WHAT IS REQUIRED:
Here are some entries. Repeat all of them exactly.
(DATA PROVIDED begins)
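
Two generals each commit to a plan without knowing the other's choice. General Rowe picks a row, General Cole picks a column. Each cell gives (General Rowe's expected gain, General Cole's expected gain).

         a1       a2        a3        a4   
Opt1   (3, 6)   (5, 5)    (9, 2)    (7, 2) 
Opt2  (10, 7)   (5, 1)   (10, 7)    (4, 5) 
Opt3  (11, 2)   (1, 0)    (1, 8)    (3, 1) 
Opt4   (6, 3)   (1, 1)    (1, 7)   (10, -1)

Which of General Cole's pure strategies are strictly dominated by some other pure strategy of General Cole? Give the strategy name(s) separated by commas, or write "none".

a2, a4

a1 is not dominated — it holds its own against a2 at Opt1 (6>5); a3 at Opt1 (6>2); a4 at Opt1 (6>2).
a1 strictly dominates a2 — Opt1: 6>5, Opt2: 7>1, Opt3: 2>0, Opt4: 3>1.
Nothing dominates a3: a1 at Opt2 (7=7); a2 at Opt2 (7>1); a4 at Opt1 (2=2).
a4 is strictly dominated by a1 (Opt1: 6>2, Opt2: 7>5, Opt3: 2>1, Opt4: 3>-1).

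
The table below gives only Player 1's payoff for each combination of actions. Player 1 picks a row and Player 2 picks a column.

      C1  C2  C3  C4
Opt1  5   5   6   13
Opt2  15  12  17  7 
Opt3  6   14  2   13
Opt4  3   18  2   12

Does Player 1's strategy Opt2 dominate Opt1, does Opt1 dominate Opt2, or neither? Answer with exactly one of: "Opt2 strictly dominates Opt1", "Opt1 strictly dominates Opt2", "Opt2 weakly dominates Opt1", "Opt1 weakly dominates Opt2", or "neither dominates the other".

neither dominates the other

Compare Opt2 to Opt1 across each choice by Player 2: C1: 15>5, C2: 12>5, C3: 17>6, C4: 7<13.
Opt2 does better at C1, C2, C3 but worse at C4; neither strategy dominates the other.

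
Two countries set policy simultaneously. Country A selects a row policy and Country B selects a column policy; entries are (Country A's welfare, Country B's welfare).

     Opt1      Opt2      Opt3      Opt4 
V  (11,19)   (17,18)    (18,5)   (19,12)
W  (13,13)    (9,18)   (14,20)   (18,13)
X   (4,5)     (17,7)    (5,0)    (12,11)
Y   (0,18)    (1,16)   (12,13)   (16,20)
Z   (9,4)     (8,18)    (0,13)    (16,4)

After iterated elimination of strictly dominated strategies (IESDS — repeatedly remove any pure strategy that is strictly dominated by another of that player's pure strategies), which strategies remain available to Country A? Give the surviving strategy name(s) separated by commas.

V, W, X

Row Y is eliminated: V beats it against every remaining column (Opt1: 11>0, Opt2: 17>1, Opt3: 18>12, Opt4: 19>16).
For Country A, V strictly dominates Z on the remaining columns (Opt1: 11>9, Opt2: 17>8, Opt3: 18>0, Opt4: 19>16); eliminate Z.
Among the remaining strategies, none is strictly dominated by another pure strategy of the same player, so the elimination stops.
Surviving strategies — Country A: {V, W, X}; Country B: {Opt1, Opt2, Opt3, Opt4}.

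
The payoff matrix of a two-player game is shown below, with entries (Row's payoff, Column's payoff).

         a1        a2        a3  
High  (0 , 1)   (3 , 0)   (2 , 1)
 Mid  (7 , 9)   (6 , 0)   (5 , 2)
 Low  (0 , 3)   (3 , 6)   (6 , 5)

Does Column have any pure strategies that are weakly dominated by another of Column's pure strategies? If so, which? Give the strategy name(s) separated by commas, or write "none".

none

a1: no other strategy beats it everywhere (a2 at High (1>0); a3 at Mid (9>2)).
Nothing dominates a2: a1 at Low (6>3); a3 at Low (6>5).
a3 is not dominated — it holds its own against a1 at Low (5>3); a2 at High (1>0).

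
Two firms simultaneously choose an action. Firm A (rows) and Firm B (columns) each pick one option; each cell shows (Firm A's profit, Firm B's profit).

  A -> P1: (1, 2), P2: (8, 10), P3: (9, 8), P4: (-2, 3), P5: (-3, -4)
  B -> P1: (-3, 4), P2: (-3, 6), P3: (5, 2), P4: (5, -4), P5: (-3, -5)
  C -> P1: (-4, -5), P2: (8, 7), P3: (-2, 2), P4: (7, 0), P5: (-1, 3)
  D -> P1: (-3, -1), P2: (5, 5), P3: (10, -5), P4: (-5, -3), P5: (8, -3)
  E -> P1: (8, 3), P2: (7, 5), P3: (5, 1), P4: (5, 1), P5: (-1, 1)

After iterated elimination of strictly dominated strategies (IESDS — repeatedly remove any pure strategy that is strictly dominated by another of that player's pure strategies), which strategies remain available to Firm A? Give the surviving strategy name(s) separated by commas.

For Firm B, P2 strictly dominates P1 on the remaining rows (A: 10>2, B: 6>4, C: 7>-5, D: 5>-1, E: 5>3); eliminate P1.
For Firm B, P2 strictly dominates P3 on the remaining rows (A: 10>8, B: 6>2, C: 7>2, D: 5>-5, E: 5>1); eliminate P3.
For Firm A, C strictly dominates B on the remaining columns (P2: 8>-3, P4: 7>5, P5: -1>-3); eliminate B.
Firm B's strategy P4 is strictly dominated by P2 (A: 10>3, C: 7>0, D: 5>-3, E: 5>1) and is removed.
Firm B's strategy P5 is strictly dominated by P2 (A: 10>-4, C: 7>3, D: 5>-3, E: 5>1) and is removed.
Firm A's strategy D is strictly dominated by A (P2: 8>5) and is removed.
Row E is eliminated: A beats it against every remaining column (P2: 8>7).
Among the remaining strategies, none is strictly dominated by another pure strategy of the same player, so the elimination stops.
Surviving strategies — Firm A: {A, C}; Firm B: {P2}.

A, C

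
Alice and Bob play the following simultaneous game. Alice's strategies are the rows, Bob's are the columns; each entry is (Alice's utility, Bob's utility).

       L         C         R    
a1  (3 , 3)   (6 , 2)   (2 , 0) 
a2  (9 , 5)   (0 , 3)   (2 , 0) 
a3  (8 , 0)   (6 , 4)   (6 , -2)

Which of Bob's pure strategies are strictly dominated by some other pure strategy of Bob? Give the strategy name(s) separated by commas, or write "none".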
(DATA PROVIDED ends)
EXERCISE ANSWER:
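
Two generals each commit to a plan without knowing the other's choice. General Rowe picks a row, General Cole picks a column. Each cell gives (General Rowe's expected gain, General Cole's expected gain).

         a1       a2        a3        a4   
Opt1   (3, 6)   (5, 5)    (9, 2)    (7, 2) 
Opt2  (10, 7)   (5, 1)   (10, 7)    (4, 5) 
Opt3  (11, 2)   (1, 0)    (1, 8)    (3, 1) 
Opt4   (6, 3)   (1, 1)    (1, 7)   (10, -1)

Which of General Cole's pure strategies are strictly dominated by some other pure strategy of General Cole? Give the strategy name(s) separated by commas, or write "none".

a2, a4

a1 is not dominated — it holds its own against a2 at Opt1 (6>5); a3 at Opt1 (6>2); a4 at Opt1 (6>2).
a1 strictly dominates a2 — Opt1: 6>5, Opt2: 7>1, Opt3: 2>0, Opt4: 3>1.
Nothing dominates a3: a1 at Opt2 (7=7); a2 at Opt2 (7>1); a4 at Opt1 (2=2).
a4 is strictly dominated by a1 (Opt1: 6>2, Opt2: 7>5, Opt3: 2>1, Opt4: 3>-1).

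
The table below gives only Player 1's payoff for each combination of actions. Player 1 picks a row and Player 2 picks a column.

      C1  C2  C3  C4
Opt1  5   5   6   13
Opt2  15  12  17  7 
Opt3  6   14  2   13
Opt4  3   18  2   12

Does Player 1's strategy Opt2 dominate Opt1, does Opt1 dominate Opt2, or neither? Answer with exactly one of: "Opt2 strictly dominates Opt1", "Opt1 strictly dominates Opt2", "Opt2 weakly dominates Opt1", "Opt1 weakly dominates Opt2", or "neither dominates the other".

neither dominates the other

Compare Opt2 to Opt1 across each choice by Player 2: C1: 15>5, C2: 12>5, C3: 17>6, C4: 7<13.
Opt2 does better at C1, C2, C3 but worse at C4; neither strategy dominates the other.

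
Two countries set policy simultaneously. Country A selects a row policy and Country B selects a column policy; entries are (Country A's welfare, Country B's welfare).

     Opt1      Opt2      Opt3      Opt4 
V  (11,19)   (17,18)    (18,5)   (19,12)
W  (13,13)    (9,18)   (14,20)   (18,13)
X   (4,5)     (17,7)    (5,0)    (12,11)
Y   (0,18)    (1,16)   (12,13)   (16,20)
Z   (9,4)     (8,18)    (0,13)    (16,4)

After iterated elimination of strictly dominated strategies (IESDS — repeatedly remove any pure strategy that is strictly dominated by another of that player's pure strategies), which strategies remain available to Country A? Give the surviving strategy name(s) separated by commas.

V, W, X

Row Y is eliminated: V beats it against every remaining column (Opt1: 11>0, Opt2: 17>1, Opt3: 18>12, Opt4: 19>16).
For Country A, V strictly dominates Z on the remaining columns (Opt1: 11>9, Opt2: 17>8, Opt3: 18>0, Opt4: 19>16); eliminate Z.
Among the remaining strategies, none is strictly dominated by another pure strategy of the same player, so the elimination stops.
Surviving strategies — Country A: {V, W, X}; Country B: {Opt1, Opt2, Opt3, Opt4}.

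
The payoff matrix of a two-player game is shown below, with entries (Row's payoff, Column's payoff).

         a1        a2        a3  
High  (0 , 1)   (3 , 0)   (2 , 1)
 Mid  (7 , 9)   (6 , 0)   (5 , 2)
 Low  (0 , 3)   (3 , 6)   (6 , 5)

Does Column have any pure strategies that are weakly dominated by another of Column's pure strategies? If so, which? Give the strategy name(s) separated by commas, or write "none".

none

a1: no other strategy beats it everywhere (a2 at High (1>0); a3 at Mid (9>2)).
Nothing dominates a2: a1 at Low (6>3); a3 at Low (6>5).
a3 is not dominated — it holds its own against a1 at Low (5>3); a2 at High (1>0).

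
Two firms simultaneously choose an action. Firm A (rows) and Firm B (columns) each pick one option; each cell shows (Firm A's profit, Firm B's profit).

  A -> P1: (1, 2), P2: (8, 10), P3: (9, 8), P4: (-2, 3), P5: (-3, -4)
  B -> P1: (-3, 4), P2: (-3, 6), P3: (5, 2), P4: (5, -4), P5: (-3, -5)
  C -> P1: (-4, -5), P2: (8, 7), P3: (-2, 2), P4: (7, 0), P5: (-1, 3)
  D -> P1: (-3, -1), P2: (5, 5), P3: (10, -5), P4: (-5, -3), P5: (8, -3)
  E -> P1: (8, 3), P2: (7, 5), P3: (5, 1), P4: (5, 1), P5: (-1, 1)

After iterated elimination of strictly dominated strategies (IESDS — repeatedly remove any pure strategy that is strictly dominated by another of that player's pure strategies), which strategies remain available to Firm A? Give the surviving strategy name(s) separated by commas.

For Firm B, P2 strictly dominates P1 on the remaining rows (A: 10>2, B: 6>4, C: 7>-5, D: 5>-1, E: 5>3); eliminate P1.
For Firm B, P2 strictly dominates P3 on the remaining rows (A: 10>8, B: 6>2, C: 7>2, D: 5>-5, E: 5>1); eliminate P3.
For Firm A, C strictly dominates B on the remaining columns (P2: 8>-3, P4: 7>5, P5: -1>-3); eliminate B.
Firm B's strategy P4 is strictly dominated by P2 (A: 10>3, C: 7>0, D: 5>-3, E: 5>1) and is removed.
Firm B's strategy P5 is strictly dominated by P2 (A: 10>-4, C: 7>3, D: 5>-3, E: 5>1) and is removed.
Firm A's strategy D is strictly dominated by A (P2: 8>5) and is removed.
Row E is eliminated: A beats it against every remaining column (P2: 8>7).
Among the remaining strategies, none is strictly dominated by another pure strategy of the same player, so the elimination stops.
Surviving strategies — Firm A: {A, C}; Firm B: {P2}.

A, C

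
Alice and Bob play the following simultaneous game. Alice's strategies are the rows, Bob's are the columns; each entry is (Alice's utility, Bob's utility).

       L         C         R    
a1  (3 , 3)   (6 , 2)   (2 , 0) 
a2  (9 , 5)   (0 , 3)   (2 , 0) 
a3  (8 , 0)   (6 , 4)   (6 , -2)

Which of Bob's pure strategies are strictly dominated by some other pure strategy of Bob? Give the strategy name(s) separated by commas, or write "none".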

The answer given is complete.